**Directions**
Reproduce every entry precisely as written.

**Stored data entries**

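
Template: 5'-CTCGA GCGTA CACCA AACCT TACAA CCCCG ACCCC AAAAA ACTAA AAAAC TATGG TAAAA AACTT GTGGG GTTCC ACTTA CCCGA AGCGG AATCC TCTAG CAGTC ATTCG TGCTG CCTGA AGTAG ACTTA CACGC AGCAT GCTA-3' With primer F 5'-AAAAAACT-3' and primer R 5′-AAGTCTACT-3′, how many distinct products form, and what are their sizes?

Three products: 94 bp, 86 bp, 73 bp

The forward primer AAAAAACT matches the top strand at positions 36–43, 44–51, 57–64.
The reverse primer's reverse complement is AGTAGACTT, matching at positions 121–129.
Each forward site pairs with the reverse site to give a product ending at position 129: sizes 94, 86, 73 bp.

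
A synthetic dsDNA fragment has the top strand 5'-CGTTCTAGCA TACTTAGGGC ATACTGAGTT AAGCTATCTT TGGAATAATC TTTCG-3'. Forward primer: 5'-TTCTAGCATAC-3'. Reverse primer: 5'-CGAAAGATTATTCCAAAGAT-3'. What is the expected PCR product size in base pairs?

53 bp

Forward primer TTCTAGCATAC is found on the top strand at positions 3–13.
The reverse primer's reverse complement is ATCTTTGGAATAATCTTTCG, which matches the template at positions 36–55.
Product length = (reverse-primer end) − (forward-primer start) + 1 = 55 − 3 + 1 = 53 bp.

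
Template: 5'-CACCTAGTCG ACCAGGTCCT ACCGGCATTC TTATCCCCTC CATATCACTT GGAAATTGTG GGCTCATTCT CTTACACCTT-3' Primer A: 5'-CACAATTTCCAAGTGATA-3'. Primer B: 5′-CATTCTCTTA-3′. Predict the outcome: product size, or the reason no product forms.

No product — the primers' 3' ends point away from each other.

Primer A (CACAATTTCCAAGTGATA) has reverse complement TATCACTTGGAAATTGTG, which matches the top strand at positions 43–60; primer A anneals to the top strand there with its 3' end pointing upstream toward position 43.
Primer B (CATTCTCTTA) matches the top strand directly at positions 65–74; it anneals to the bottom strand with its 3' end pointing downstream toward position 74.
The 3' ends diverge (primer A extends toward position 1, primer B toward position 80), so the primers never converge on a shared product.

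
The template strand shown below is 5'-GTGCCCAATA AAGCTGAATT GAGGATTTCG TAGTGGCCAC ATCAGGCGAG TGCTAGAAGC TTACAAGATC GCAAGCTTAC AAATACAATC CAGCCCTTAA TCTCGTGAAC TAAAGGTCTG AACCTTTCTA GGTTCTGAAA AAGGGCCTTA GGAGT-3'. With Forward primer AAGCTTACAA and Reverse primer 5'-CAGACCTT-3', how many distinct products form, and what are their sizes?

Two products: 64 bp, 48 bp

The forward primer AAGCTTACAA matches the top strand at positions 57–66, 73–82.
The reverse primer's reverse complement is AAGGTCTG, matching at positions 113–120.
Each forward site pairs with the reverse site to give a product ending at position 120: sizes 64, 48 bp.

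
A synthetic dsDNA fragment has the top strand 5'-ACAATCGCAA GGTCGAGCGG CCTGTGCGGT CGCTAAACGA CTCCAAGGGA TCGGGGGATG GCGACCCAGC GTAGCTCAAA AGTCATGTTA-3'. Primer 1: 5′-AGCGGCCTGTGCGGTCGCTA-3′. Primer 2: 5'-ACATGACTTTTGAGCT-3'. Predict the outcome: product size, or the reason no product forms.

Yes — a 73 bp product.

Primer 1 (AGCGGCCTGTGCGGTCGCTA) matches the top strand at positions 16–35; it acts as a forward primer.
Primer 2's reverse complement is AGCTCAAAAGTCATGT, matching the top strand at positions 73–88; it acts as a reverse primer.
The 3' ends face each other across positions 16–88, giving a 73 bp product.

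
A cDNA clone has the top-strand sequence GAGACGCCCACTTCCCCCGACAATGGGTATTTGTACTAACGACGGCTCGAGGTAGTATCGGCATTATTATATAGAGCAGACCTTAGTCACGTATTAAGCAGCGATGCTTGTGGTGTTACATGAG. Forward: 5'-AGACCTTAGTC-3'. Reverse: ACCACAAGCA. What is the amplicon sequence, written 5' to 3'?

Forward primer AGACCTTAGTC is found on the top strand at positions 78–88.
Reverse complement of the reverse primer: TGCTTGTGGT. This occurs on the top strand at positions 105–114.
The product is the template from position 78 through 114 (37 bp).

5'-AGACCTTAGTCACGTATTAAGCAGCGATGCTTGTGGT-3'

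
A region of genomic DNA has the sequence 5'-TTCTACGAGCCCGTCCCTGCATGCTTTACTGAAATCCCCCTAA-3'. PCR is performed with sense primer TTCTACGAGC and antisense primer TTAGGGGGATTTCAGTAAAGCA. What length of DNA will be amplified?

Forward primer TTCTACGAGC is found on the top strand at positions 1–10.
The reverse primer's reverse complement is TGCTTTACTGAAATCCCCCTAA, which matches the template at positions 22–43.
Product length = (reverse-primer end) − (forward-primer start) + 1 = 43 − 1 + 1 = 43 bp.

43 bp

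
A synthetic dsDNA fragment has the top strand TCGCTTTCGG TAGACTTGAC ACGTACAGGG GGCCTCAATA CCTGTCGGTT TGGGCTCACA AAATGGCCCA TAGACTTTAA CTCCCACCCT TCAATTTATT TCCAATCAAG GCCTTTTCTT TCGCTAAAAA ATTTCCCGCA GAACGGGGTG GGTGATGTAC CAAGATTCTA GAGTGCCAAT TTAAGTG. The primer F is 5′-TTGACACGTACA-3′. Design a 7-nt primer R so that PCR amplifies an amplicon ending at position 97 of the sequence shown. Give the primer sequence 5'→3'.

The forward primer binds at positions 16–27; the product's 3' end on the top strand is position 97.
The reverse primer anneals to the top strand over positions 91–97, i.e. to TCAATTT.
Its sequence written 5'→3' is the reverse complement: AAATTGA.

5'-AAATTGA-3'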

**Response box**
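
Template: 5'-CTCGA GCGTA CACCA AACCT TACAA CCCCG ACCCC AAAAA ACTAA AAAAC TATGG TAAAA AACTT GTGGG GTTCC ACTTA CCCGA AGCGG AATCC TCTAG CAGTC ATTCG TGCTG CCTGA AGTAG ACTTA CACGC AGCAT GCTA-3' With primer F 5'-AAAAAACT-3' and primer R 5′-AAGTCTACT-3′, how many distinct products form, and what are their sizes?

Three products: 94 bp, 86 bp, 73 bp

The forward primer AAAAAACT matches the top strand at positions 36–43, 44–51, 57–64.
The reverse primer's reverse complement is AGTAGACTT, matching at positions 121–129.
Each forward site pairs with the reverse site to give a product ending at position 129: sizes 94, 86, 73 bp.

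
A synthetic dsDNA fragment has the top strand 5'-CGTTCTAGCA TACTTAGGGC ATACTGAGTT AAGCTATCTT TGGAATAATC TTTCG-3'. Forward primer: 5'-TTCTAGCATAC-3'. Reverse primer: 5'-CGAAAGATTATTCCAAAGAT-3'. What is the expected PCR product size in base pairs?

53 bp

Forward primer TTCTAGCATAC is found on the top strand at positions 3–13.
The reverse primer's reverse complement is ATCTTTGGAATAATCTTTCG, which matches the template at positions 36–55.
Product length = (reverse-primer end) − (forward-primer start) + 1 = 55 − 3 + 1 = 53 bp.

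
Template: 5'-CACCTAGTCG ACCAGGTCCT ACCGGCATTC TTATCCCCTC CATATCACTT GGAAATTGTG GGCTCATTCT CTTACACCTT-3' Primer A: 5'-CACAATTTCCAAGTGATA-3'. Primer B: 5′-CATTCTCTTA-3′. Predict the outcome: product size, or the reason no product forms.

No product — the primers' 3' ends point away from each other.

Primer A (CACAATTTCCAAGTGATA) has reverse complement TATCACTTGGAAATTGTG, which matches the top strand at positions 43–60; primer A anneals to the top strand there with its 3' end pointing upstream toward position 43.
Primer B (CATTCTCTTA) matches the top strand directly at positions 65–74; it anneals to the bottom strand with its 3' end pointing downstream toward position 74.
The 3' ends diverge (primer A extends toward position 1, primer B toward position 80), so the primers never converge on a shared product.

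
The template strand shown below is 5'-GTGCCCAATA AAGCTGAATT GAGGATTTCG TAGTGGCCAC ATCAGGCGAG TGCTAGAAGC TTACAAGATC GCAAGCTTAC AAATACAATC CAGCCCTTAA TCTCGTGAAC TAAAGGTCTG AACCTTTCTA GGTTCTGAAA AAGGGCCTTA GGAGT-3'. With Forward primer AAGCTTACAA and Reverse primer 5'-CAGACCTT-3', how many distinct products form, and what are their sizes?

Two products: 64 bp, 48 bp

The forward primer AAGCTTACAA matches the top strand at positions 57–66, 73–82.
The reverse primer's reverse complement is AAGGTCTG, matching at positions 113–120.
Each forward site pairs with the reverse site to give a product ending at position 120: sizes 64, 48 bp.

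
A synthetic dsDNA fragment has the top strand 5'-ACAATCGCAA GGTCGAGCGG CCTGTGCGGT CGCTAAACGA CTCCAAGGGA TCGGGGGATG GCGACCCAGC GTAGCTCAAA AGTCATGTTA-3'. Primer 1: 5′-AGCGGCCTGTGCGGTCGCTA-3′. Primer 2: 5'-ACATGACTTTTGAGCT-3'. Predict the outcome: product size, or the reason no product forms.

Yes — a 73 bp product.

Primer 1 (AGCGGCCTGTGCGGTCGCTA) matches the top strand at positions 16–35; it acts as a forward primer.
Primer 2's reverse complement is AGCTCAAAAGTCATGT, matching the top strand at positions 73–88; it acts as a reverse primer.
The 3' ends face each other across positions 16–88, giving a 73 bp product.

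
A cDNA clone has the top-strand sequence GAGACGCCCACTTCCCCCGACAATGGGTATTTGTACTAACGACGGCTCGAGGTAGTATCGGCATTATTATATAGAGCAGACCTTAGTCACGTATTAAGCAGCGATGCTTGTGGTGTTACATGAG. Forward: 5'-AGACCTTAGTC-3'. Reverse: ACCACAAGCA. What is the amplicon sequence, written 5' to 3'?

Forward primer AGACCTTAGTC is found on the top strand at positions 78–88.
Reverse complement of the reverse primer: TGCTTGTGGT. This occurs on the top strand at positions 105–114.
The product is the template from position 78 through 114 (37 bp).

5'-AGACCTTAGTCACGTATTAAGCAGCGATGCTTGTGGT-3'

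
A region of genomic DNA has the sequence 5'-TTCTACGAGCCCGTCCCTGCATGCTTTACTGAAATCCCCCTAA-3'. PCR is performed with sense primer TTCTACGAGC and antisense primer TTAGGGGGATTTCAGTAAAGCA. What length of DNA will be amplified?

Forward primer TTCTACGAGC is found on the top strand at positions 1–10.
The reverse primer's reverse complement is TGCTTTACTGAAATCCCCCTAA, which matches the template at positions 22–43.
Product length = (reverse-primer end) − (forward-primer start) + 1 = 43 − 1 + 1 = 43 bp.

43 bp

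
A synthetic dsDNA fragment has the top strand TCGCTTTCGG TAGACTTGAC ACGTACAGGG GGCCTCAATA CCTGTCGGTT TGGGCTCACA AAATGGCCCA TAGACTTTAA CTCCCACCCT TCAATTTATT TCCAATCAAG GCCTTTTCTT TCGCTAAAAA ATTTCCCGCA GAACGGGGTG GGTGATGTAC CAAGATTCTA GAGTGCCAAT TTAAGTG. The primer F is 5′-TTGACACGTACA-3′. Design a 7-nt primer R so that PCR amplifies an amplicon ending at position 97 of the sequence shown. Give the primer sequence 5'→3'.

The forward primer binds at positions 16–27; the product's 3' end on the top strand is position 97.
The reverse primer anneals to the top strand over positions 91–97, i.e. to TCAATTT.
Its sequence written 5'→3' is the reverse complement: AAATTGA.

5'-AAATTGA-3'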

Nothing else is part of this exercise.